## [EXERCISE INPUT]
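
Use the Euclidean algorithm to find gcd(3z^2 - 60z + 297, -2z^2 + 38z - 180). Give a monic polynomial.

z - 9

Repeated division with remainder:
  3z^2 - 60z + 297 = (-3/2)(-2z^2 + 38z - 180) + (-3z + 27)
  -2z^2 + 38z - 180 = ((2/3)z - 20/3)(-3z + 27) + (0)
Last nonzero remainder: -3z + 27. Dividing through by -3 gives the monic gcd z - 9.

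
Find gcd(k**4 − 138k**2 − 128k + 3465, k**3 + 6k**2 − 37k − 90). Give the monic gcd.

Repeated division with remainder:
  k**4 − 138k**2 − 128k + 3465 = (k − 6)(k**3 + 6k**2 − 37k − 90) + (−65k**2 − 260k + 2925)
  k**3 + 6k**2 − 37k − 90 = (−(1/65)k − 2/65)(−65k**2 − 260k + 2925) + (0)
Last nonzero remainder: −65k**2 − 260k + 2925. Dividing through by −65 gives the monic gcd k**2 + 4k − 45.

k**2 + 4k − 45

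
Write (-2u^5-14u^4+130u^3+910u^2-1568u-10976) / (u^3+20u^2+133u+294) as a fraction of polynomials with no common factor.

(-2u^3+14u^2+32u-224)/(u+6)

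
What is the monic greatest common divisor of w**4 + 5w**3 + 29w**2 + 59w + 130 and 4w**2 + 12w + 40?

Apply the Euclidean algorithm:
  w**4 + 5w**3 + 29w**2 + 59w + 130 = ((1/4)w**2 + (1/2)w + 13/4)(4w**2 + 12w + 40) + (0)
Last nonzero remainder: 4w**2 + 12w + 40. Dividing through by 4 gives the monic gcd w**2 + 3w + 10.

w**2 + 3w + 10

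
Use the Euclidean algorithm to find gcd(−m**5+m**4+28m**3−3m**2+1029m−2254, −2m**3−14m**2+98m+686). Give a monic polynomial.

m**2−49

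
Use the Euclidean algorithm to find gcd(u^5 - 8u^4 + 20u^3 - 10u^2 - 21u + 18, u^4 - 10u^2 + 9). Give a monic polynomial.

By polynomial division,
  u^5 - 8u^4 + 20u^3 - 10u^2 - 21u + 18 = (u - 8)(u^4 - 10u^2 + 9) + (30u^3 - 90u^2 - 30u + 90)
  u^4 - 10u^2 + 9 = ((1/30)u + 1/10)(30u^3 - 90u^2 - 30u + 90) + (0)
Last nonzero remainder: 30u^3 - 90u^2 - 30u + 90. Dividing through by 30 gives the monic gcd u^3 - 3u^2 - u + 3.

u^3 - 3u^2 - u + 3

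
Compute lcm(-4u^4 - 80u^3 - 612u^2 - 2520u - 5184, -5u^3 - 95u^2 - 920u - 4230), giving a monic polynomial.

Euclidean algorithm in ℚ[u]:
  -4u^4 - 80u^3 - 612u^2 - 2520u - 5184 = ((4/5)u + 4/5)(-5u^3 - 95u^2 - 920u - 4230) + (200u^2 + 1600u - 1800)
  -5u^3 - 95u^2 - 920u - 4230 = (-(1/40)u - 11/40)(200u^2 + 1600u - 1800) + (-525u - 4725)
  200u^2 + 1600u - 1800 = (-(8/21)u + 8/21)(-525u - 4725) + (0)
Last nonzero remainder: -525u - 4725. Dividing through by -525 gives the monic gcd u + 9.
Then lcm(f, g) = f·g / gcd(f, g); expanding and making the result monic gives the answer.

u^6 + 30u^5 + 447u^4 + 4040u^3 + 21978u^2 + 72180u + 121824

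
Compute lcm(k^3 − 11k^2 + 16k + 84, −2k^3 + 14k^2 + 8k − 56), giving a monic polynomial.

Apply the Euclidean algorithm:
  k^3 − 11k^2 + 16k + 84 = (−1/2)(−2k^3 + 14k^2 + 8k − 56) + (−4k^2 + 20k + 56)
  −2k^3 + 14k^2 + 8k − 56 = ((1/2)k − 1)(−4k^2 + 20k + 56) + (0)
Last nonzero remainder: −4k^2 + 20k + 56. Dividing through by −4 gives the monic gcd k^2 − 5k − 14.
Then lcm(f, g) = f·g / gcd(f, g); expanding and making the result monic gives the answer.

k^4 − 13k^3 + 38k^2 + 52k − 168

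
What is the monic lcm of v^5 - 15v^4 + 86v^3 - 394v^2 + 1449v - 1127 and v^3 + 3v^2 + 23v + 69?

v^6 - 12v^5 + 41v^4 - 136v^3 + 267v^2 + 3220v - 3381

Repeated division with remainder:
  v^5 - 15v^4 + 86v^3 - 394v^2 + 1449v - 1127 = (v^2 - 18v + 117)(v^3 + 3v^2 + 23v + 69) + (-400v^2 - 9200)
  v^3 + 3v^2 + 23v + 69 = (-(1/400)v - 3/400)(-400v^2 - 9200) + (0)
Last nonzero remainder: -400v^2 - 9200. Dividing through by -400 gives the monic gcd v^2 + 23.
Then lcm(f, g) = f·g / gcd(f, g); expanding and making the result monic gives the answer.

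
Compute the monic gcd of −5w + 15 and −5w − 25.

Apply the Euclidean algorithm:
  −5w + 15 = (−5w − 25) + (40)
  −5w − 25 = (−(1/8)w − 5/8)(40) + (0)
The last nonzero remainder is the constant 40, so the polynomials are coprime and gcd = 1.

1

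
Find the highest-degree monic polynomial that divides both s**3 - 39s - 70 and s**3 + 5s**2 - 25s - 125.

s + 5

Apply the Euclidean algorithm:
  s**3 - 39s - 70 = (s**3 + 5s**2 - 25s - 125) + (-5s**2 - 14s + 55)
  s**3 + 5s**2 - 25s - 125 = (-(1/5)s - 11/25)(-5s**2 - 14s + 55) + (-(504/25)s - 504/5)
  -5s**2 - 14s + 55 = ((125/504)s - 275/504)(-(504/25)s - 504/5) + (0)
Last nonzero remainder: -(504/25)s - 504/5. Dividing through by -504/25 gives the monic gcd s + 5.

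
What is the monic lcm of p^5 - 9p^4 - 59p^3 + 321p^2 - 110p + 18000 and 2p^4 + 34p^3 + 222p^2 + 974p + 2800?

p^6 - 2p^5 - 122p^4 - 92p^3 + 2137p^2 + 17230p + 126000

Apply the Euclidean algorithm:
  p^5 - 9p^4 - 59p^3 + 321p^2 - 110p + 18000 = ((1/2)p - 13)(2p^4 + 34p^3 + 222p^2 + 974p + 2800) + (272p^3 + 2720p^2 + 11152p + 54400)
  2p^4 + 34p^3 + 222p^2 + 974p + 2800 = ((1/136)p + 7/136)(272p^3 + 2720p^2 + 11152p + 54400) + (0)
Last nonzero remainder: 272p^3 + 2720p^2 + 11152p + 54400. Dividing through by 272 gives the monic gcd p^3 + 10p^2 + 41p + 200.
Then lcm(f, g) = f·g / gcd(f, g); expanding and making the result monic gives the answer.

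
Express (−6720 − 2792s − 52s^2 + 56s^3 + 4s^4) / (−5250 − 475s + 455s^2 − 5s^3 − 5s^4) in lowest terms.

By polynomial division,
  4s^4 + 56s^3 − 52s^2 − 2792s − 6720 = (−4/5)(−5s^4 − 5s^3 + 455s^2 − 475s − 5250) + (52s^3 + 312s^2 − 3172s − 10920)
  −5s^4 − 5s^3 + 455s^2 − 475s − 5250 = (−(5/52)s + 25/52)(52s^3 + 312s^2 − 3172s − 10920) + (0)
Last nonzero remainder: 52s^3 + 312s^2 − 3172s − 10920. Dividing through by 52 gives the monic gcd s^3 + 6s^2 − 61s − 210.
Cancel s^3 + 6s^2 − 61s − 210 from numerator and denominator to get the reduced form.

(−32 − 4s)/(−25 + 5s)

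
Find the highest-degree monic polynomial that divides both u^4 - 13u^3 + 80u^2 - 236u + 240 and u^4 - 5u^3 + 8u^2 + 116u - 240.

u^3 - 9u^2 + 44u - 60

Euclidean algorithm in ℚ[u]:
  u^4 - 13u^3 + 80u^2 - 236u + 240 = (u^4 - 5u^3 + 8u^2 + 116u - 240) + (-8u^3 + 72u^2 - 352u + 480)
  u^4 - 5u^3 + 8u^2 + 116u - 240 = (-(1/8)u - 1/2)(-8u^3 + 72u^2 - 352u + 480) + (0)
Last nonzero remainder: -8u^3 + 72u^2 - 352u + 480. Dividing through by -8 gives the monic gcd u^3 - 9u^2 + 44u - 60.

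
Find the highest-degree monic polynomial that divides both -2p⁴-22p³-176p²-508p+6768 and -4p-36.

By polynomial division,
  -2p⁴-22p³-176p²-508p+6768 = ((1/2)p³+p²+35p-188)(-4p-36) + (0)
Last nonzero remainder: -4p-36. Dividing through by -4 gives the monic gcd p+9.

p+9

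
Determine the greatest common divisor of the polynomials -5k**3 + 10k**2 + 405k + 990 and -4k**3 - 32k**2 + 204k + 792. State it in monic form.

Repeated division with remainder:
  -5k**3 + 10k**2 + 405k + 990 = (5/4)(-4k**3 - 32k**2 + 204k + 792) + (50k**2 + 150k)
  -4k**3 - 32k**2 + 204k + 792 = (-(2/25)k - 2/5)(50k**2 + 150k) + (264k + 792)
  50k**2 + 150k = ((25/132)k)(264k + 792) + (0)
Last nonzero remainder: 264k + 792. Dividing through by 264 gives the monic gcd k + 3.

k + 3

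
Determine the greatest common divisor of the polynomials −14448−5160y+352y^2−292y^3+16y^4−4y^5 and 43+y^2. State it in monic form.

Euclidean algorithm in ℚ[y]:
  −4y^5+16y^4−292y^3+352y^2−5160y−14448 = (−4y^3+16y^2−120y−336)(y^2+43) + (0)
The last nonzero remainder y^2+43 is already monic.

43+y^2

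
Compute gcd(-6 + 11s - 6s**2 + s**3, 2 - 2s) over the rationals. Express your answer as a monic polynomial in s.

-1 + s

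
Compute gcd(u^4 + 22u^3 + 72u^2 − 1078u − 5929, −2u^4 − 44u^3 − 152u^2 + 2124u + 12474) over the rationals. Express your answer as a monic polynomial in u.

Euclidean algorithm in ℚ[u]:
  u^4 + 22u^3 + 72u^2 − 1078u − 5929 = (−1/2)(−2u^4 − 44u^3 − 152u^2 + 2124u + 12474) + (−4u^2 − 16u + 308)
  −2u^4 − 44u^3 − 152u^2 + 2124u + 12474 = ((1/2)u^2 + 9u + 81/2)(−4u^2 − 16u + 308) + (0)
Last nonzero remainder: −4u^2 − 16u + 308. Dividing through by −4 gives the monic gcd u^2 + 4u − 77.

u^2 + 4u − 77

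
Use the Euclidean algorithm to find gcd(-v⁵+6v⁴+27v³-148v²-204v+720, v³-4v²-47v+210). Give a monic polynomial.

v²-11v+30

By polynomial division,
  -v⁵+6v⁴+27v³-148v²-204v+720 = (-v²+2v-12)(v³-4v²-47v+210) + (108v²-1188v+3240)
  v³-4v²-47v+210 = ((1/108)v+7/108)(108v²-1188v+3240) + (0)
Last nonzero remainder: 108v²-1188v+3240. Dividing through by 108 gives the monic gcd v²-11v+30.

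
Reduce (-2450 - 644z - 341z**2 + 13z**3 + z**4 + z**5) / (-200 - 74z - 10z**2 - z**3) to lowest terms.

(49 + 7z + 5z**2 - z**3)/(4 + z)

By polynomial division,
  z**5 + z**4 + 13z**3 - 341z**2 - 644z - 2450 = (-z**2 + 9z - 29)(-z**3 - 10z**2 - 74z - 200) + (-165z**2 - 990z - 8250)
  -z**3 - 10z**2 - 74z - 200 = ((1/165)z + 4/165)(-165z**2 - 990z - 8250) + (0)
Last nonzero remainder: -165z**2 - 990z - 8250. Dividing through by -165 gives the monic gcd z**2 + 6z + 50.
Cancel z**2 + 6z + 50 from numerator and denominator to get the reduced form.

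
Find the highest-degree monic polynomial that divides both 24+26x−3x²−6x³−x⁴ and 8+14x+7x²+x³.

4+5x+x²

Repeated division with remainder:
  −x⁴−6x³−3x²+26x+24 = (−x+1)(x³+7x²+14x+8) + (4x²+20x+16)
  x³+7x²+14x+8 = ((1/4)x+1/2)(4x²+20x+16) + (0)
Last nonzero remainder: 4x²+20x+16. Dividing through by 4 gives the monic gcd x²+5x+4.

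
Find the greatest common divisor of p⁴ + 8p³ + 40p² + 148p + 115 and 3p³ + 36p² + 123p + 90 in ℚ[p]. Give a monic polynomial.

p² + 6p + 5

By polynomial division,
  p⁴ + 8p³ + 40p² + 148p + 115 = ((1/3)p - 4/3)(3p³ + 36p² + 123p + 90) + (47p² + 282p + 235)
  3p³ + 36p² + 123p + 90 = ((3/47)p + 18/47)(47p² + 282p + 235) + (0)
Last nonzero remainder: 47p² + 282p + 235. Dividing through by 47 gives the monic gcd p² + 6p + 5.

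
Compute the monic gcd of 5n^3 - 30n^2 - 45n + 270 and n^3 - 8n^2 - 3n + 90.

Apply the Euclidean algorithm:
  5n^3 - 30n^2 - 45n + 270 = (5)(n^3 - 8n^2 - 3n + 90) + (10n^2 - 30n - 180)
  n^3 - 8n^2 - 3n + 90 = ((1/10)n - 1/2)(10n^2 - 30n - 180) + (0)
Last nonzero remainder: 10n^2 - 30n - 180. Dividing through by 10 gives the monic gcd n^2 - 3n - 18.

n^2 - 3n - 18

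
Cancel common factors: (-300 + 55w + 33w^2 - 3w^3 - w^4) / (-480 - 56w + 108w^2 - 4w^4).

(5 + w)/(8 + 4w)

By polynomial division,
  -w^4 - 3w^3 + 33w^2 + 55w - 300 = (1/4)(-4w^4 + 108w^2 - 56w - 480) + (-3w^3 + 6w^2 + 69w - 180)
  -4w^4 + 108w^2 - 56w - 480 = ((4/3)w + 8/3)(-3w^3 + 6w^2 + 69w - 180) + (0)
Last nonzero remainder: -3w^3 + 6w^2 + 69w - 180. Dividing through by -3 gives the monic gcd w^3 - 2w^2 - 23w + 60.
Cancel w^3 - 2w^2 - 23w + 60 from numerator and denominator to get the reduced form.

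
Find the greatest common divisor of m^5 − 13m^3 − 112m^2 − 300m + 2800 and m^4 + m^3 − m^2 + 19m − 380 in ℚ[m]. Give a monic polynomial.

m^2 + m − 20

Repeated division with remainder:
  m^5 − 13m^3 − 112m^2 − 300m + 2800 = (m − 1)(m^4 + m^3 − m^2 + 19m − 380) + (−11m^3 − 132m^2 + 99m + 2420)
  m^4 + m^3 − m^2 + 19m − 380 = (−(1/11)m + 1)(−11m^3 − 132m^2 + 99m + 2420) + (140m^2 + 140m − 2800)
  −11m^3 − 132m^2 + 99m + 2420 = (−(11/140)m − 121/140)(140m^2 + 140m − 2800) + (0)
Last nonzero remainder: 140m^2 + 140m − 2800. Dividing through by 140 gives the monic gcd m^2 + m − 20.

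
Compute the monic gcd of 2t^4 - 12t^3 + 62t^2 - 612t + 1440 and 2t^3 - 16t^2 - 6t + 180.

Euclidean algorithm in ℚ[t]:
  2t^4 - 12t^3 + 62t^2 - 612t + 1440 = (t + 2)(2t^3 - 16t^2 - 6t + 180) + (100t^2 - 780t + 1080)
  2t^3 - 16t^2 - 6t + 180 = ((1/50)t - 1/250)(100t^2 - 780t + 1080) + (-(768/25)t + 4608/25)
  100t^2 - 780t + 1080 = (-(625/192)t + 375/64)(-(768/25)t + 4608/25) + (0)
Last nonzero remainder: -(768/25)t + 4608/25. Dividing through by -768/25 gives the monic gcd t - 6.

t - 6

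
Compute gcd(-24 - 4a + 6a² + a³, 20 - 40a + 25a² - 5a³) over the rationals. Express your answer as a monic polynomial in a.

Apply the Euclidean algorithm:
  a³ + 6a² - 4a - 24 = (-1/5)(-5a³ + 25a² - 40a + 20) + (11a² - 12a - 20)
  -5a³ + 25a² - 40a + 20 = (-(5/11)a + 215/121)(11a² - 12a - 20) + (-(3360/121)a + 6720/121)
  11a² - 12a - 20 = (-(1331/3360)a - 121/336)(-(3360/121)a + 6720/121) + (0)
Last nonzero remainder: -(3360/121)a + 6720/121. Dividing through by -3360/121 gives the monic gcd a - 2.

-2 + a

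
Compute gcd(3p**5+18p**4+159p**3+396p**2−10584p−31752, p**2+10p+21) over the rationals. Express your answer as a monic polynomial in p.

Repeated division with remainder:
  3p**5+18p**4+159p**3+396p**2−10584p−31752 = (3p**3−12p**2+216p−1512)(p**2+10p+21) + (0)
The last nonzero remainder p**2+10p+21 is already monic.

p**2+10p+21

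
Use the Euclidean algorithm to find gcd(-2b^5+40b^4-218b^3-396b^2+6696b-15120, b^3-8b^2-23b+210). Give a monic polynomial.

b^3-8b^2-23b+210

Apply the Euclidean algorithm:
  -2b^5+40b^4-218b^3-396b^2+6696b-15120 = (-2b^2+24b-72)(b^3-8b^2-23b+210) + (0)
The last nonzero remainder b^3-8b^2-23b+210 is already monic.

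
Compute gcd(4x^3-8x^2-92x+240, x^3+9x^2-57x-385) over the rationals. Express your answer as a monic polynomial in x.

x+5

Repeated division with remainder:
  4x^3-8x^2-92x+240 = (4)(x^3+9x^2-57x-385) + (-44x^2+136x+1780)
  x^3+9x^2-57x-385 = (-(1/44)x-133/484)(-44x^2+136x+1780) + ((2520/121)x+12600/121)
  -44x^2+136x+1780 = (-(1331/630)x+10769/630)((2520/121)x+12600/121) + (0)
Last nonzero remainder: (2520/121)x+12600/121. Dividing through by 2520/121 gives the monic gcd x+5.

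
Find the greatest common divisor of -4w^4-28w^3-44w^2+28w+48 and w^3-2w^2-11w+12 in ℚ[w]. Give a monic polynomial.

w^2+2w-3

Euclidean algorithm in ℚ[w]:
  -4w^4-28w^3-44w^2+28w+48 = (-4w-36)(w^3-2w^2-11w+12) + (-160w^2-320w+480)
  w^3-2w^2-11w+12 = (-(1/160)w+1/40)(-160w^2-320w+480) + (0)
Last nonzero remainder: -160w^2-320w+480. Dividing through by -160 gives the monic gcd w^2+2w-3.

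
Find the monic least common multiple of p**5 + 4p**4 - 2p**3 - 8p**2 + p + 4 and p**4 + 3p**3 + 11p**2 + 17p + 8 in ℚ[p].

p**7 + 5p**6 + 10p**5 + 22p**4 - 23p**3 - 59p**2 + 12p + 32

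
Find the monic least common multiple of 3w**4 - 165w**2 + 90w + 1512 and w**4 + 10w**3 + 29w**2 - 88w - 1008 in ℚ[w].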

## [WORK ITEM]
Keep to the lines from the one containing "Find the monic least common multiple of p**5" to the end of the entries above, and retype them exactly.

## [THE ANSWER]
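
Find the monic least common multiple of p**5 + 4p**4 - 2p**3 - 8p**2 + p + 4 and p**4 + 3p**3 + 11p**2 + 17p + 8 in ℚ[p].

p**7 + 5p**6 + 10p**5 + 22p**4 - 23p**3 - 59p**2 + 12p + 32

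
Find the monic least common multiple of 3w**4 - 165w**2 + 90w + 1512 and w**4 + 10w**3 + 29w**2 - 88w - 1008 in ℚ[w].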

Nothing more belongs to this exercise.